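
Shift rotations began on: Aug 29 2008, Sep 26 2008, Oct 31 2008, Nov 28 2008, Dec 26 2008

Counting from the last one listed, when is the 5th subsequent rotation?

These are Fridays with 28, 35, 28, 28-day gaps.
Each is the final Friday of its month — Aug 29 2008 is past the 28th, so '4th Friday' doesn't fit.
Last Friday of January 2009: Jan 30 2009.
February 2009 ends with Friday Feb 27 2009.
March 2009 ends with Friday Mar 27 2009.
April 2009 ends with Friday Apr 24 2009.
May 2009 ends with Friday May 29 2009.

May 29 2009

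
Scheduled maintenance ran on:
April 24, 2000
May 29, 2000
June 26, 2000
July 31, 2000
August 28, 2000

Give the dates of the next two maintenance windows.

These are Mondays with 35, 28, 35, 28-day gaps.
Each is the final Monday of its month — May 29, 2000 is past the 28th, so '4th Monday' doesn't fit.
Last Monday of September 2000: September 25, 2000.
Last Monday of October 2000: October 30, 2000.

September 25, 2000; October 30, 2000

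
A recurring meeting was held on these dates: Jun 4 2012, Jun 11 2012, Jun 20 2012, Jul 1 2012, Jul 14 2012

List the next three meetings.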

────────

_Required work:_
Copy all the records above exactly, missing none.

_Task output:_
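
Shift rotations began on: Aug 29 2008, Sep 26 2008, Oct 31 2008, Nov 28 2008, Dec 26 2008

Counting from the last one listed, when is the 5th subsequent rotation?

These are Fridays with 28, 35, 28, 28-day gaps.
Each is the final Friday of its month — Aug 29 2008 is past the 28th, so '4th Friday' doesn't fit.
Last Friday of January 2009: Jan 30 2009.
February 2009 ends with Friday Feb 27 2009.
March 2009 ends with Friday Mar 27 2009.
April 2009 ends with Friday Apr 24 2009.
May 2009 ends with Friday May 29 2009.

May 29 2009

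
Scheduled maintenance ran on:
April 24, 2000
May 29, 2000
June 26, 2000
July 31, 2000
August 28, 2000

Give the dates of the next two maintenance windows.

These are Mondays with 35, 28, 35, 28-day gaps.
Each is the final Monday of its month — May 29, 2000 is past the 28th, so '4th Monday' doesn't fit.
Last Monday of September 2000: September 25, 2000.
Last Monday of October 2000: October 30, 2000.

September 25, 2000; October 30, 2000

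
A recurring meeting was held on these dates: Jun 4 2012, Jun 11 2012, Jun 20 2012, Jul 1 2012, Jul 14 2012

List the next three meetings.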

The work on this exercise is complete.